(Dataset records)
=-=-=
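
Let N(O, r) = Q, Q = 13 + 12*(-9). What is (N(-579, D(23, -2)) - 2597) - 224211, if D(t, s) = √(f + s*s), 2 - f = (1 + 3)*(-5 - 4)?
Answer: -226903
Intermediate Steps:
f = 38 (f = 2 - (1 + 3)*(-5 - 4) = 2 - 4*(-9) = 2 - 1*(-36) = 2 + 36 = 38)
D(t, s) = √(38 + s²) (D(t, s) = √(38 + s*s) = √(38 + s²))
Q = -95 (Q = 13 - 108 = -95)
N(O, r) = -95
(N(-579, D(23, -2)) - 2597) - 224211 = (-95 - 2597) - 224211 = -2692 - 224211 = -226903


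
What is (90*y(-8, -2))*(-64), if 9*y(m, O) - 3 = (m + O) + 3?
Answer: 2560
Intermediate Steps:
y(m, O) = ⅔ + O/9 + m/9 (y(m, O) = ⅓ + ((m + O) + 3)/9 = ⅓ + ((O + m) + 3)/9 = ⅓ + (3 + O + m)/9 = ⅓ + (⅓ + O/9 + m/9) = ⅔ + O/9 + m/9)
(90*y(-8, -2))*(-64) = (90*(⅔ + (⅑)*(-2) + (⅑)*(-8)))*(-64) = (90*(⅔ - 2/9 - 8/9))*(-64) = (90*(-4/9))*(-64) = -40*(-64) = 2560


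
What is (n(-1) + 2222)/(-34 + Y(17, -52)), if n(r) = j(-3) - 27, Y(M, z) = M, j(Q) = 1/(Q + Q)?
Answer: -13169/102 ≈ -129.11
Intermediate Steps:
j(Q) = 1/(2*Q)
n(r) = -163/6 (n(r) = (1/2)/(-3) - 27 = (1/2)*(-1/3) - 27 = -1/6 - 27 = -163/6)
(n(-1) + 2222)/(-34 + Y(17, -52)) = (-163/6 + 2222)/(-34 + 17) = (13169/6)/(-17) = (13169/6)*(-1/17) = -13169/102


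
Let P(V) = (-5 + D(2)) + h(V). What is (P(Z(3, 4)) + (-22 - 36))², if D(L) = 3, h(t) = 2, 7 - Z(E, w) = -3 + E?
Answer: 3364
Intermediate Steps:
Z(E, w) = 10 - E (Z(E, w) = 7 - (-3 + E) = 7 + (3 - E) = 10 - E)
P(V) = 0 (P(V) = (-5 + 3) + 2 = -2 + 2 = 0)
(P(Z(3, 4)) + (-22 - 36))² = (0 + (-22 - 36))² = (0 - 58)² = (-58)² = 3364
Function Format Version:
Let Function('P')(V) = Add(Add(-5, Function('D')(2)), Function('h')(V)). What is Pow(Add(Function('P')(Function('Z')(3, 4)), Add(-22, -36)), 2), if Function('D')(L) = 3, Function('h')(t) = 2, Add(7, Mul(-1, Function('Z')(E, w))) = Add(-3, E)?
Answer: 3364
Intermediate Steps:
Function('Z')(E, w) = Add(10, Mul(-1, E)) (Function('Z')(E, w) = Add(7, Mul(-1, Add(-3, E))) = Add(7, Add(3, Mul(-1, E))) = Add(10, Mul(-1, E)))
Function('P')(V) = 0 (Function('P')(V) = Add(Add(-5, 3), 2) = Add(-2, 2) = 0)
Pow(Add(Function('P')(Function('Z')(3, 4)), Add(-22, -36)), 2) = Pow(Add(0, Add(-22, -36)), 2) = Pow(Add(0, -58), 2) = Pow(-58, 2) = 3364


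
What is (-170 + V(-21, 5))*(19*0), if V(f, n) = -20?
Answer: 0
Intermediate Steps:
(-170 + V(-21, 5))*(19*0) = (-170 - 20)*(19*0) = -190*0 = 0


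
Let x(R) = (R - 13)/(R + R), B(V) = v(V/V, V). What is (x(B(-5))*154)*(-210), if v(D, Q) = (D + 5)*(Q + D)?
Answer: -99715/4 ≈ -24929.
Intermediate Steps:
v(D, Q) = (5 + D)*(D + Q)
B(V) = 6 + 6*V (B(V) = (V/V)**2 + 5*(V/V) + 5*V + (V/V)*V = 1**2 + 5*1 + 5*V + 1*V = 1 + 5 + 5*V + V = 6 + 6*V)
x(R) = (-13 + R)/(2*R) (x(R) = (-13 + R)/((2*R)) = (-13 + R)*(1/(2*R)) = (-13 + R)/(2*R))
(x(B(-5))*154)*(-210) = (((-13 + (6 + 6*(-5)))/(2*(6 + 6*(-5))))*154)*(-210) = (((-13 + (6 - 30))/(2*(6 - 30)))*154)*(-210) = (((1/2)*(-13 - 24)/(-24))*154)*(-210) = (((1/2)*(-1/24)*(-37))*154)*(-210) = ((37/48)*154)*(-210) = (2849/24)*(-210) = -99715/4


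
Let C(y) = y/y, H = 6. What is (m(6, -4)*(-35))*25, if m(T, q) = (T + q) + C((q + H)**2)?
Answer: -2625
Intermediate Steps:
C(y) = 1
m(T, q) = 1 + T + q (m(T, q) = (T + q) + 1 = 1 + T + q)
(m(6, -4)*(-35))*25 = ((1 + 6 - 4)*(-35))*25 = (3*(-35))*25 = -105*25 = -2625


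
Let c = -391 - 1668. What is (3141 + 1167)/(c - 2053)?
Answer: -1077/1028 ≈ -1.0477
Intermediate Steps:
c = -2059
(3141 + 1167)/(c - 2053) = (3141 + 1167)/(-2059 - 2053) = 4308/(-4112) = 4308*(-1/4112) = -1077/1028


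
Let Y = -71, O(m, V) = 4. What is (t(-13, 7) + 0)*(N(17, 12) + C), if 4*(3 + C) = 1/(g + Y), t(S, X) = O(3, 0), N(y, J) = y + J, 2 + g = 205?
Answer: 13729/132 ≈ 104.01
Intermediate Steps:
g = 203 (g = -2 + 205 = 203)
N(y, J) = J + y
t(S, X) = 4
C = -1583/528 (C = -3 + 1/(4*(203 - 71)) = -3 + (¼)/132 = -3 + (¼)*(1/132) = -3 + 1/528 = -1583/528 ≈ -2.9981)
(t(-13, 7) + 0)*(N(17, 12) + C) = (4 + 0)*((12 + 17) - 1583/528) = 4*(29 - 1583/528) = 4*(13729/528) = 13729/132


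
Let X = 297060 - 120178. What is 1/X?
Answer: 1/176882 ≈ 5.6535e-6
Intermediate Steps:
X = 176882
1/X = 1/176882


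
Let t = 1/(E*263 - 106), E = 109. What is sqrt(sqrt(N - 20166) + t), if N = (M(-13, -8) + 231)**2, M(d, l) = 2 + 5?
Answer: sqrt(1 + 28561*sqrt(36478))/169 ≈ 13.820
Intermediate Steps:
M(d, l) = 7
t = 1/28561 (t = 1/(109*263 - 106) = 1/(28667 - 106) = 1/28561 ≈ 3.5013e-5)
N = 56644 (N = (7 + 231)**2 = 238**2 = 56644)
sqrt(sqrt(N - 20166) + t) = sqrt(sqrt(56644 - 20166) + 1/28561) = sqrt(sqrt(36478) + 1/28561) = sqrt(1/28561 + sqrt(36478))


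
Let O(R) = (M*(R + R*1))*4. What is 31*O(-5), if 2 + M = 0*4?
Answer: 2480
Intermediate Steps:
M = -2 (M = -2 + 0*4 = -2 + 0 = -2)
O(R) = -16*R (O(R) = -2*(R + R*1)*4 = -2*(R + R)*4 = -4*R*4 = -16*R)
31*O(-5) = 31*(-16*(-5)) = 31*80 = 2480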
=-=-=
TASK GOAL
Your answer should consist solely of the lines above from the line with "What is (-170" to the line with "Answer: -2625", both included, reproduced exactly.

EXERCISE OUTPUT
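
What is (-170 + V(-21, 5))*(19*0), if V(f, n) = -20?
Answer: 0
Intermediate Steps:
(-170 + V(-21, 5))*(19*0) = (-170 - 20)*(19*0) = -190*0 = 0


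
Let x(R) = (R - 13)/(R + R), B(V) = v(V/V, V). What is (x(B(-5))*154)*(-210), if v(D, Q) = (D + 5)*(Q + D)?
Answer: -99715/4 ≈ -24929.
Intermediate Steps:
v(D, Q) = (5 + D)*(D + Q)
B(V) = 6 + 6*V (B(V) = (V/V)**2 + 5*(V/V) + 5*V + (V/V)*V = 1**2 + 5*1 + 5*V + 1*V = 1 + 5 + 5*V + V = 6 + 6*V)
x(R) = (-13 + R)/(2*R) (x(R) = (-13 + R)/((2*R)) = (-13 + R)*(1/(2*R)) = (-13 + R)/(2*R))
(x(B(-5))*154)*(-210) = (((-13 + (6 + 6*(-5)))/(2*(6 + 6*(-5))))*154)*(-210) = (((-13 + (6 - 30))/(2*(6 - 30)))*154)*(-210) = (((1/2)*(-13 - 24)/(-24))*154)*(-210) = (((1/2)*(-1/24)*(-37))*154)*(-210) = ((37/48)*154)*(-210) = (2849/24)*(-210) = -99715/4


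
Let C(y) = y/y, H = 6. What is (m(6, -4)*(-35))*25, if m(T, q) = (T + q) + C((q + H)**2)?
Answer: -2625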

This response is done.